=== Task inputs ===
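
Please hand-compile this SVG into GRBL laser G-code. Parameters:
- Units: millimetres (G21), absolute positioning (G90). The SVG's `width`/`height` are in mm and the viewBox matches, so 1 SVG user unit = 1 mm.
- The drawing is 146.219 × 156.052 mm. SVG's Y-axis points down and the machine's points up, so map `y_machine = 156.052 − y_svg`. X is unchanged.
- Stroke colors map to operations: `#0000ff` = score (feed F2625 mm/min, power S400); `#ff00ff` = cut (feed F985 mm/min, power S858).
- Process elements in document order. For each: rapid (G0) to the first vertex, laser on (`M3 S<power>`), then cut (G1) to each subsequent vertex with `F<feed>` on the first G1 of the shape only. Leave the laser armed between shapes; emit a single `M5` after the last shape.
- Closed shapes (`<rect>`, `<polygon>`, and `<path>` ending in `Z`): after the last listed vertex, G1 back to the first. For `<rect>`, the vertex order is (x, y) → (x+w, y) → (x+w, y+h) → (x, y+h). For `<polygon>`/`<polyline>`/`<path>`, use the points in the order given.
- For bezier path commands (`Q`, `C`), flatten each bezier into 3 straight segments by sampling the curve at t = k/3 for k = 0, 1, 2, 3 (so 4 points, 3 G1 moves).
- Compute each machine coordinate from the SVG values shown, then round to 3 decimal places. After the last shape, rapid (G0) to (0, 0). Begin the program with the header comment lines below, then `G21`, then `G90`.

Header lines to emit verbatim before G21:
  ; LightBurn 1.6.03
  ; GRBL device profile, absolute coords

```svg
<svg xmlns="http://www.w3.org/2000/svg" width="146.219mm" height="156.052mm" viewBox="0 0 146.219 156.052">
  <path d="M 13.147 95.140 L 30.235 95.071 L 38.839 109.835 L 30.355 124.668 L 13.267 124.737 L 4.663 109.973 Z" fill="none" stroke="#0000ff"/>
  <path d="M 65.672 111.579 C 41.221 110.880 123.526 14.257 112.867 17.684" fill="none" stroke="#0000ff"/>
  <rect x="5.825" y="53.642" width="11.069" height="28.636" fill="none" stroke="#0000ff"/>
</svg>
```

viewBox `0 0 146.219 156.052` with mm width/height → 1 unit = 1 mm. Flip: y_m = 156.052 − y_svg.

**Shape 1** — `<path>` regular polygon, stroke `#0000ff` → score (S400, F2625). Machine vertices: (13.147,60.912) → (30.235,60.981) → (38.839,46.217) → (30.355,31.384) → (13.267,31.315) → (4.663,46.079) → (13.147,60.912). Closed: final G1 returns to the first vertex.

**Shape 2** — `<path>` cubic bezier, stroke `#0000ff` → score (S400, F2625). Control points (SVG): P0=(65.672,111.579), P1=(41.221,110.880), P2=(123.526,14.257), P3=(112.867,17.684); sampled at t=k/3. Machine vertices: (65.672,44.473) → (69.409,69.888) → (99.935,115.703) → (112.867,138.368). Open path.

**Shape 3** — `<rect>` rectangle, stroke `#0000ff` → score (S400, F2625). Machine vertices: (5.825,102.410) → (16.894,102.410) → (16.894,73.774) → (5.825,73.774) → (5.825,102.410). Closed: final G1 returns to the first vertex.

; LightBurn 1.6.03
; GRBL device profile, absolute coords
G21
G90
G0 X13.147 Y60.912
M3 S400
G1 X30.235 Y60.981 F2625
G1 X38.839 Y46.217
G1 X30.355 Y31.384
G1 X13.267 Y31.315
G1 X4.663 Y46.079
G1 X13.147 Y60.912
G0 X65.672 Y44.473
M3 S400
G1 X69.409 Y69.888 F2625
G1 X99.935 Y115.703
G1 X112.867 Y138.368
G0 X5.825 Y102.410
M3 S400
G1 X16.894 Y102.410 F2625
G1 X16.894 Y73.774
G1 X5.825 Y73.774
G1 X5.825 Y102.410
M5
G0 X0.000 Y0.000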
===
Task to carry out: Send back the lines of the records word for word, from the very first through the line containing "- Process elements".

Solution:
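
Please hand-compile this SVG into GRBL laser G-code. Parameters:
- Units: millimetres (G21), absolute positioning (G90). The SVG's `width`/`height` are in mm and the viewBox matches, so 1 SVG user unit = 1 mm.
- The drawing is 146.219 × 156.052 mm. SVG's Y-axis points down and the machine's points up, so map `y_machine = 156.052 − y_svg`. X is unchanged.
- Stroke colors map to operations: `#0000ff` = score (feed F2625 mm/min, power S400); `#ff00ff` = cut (feed F985 mm/min, power S858).
- Process elements in document order. For each: rapid (G0) to the first vertex, laser on (`M3 S<power>`), then cut (G1) to each subsequent vertex with `F<feed>` on the first G1 of the shape only. Leave the laser armed between shapes; emit a single `M5` after the last shape.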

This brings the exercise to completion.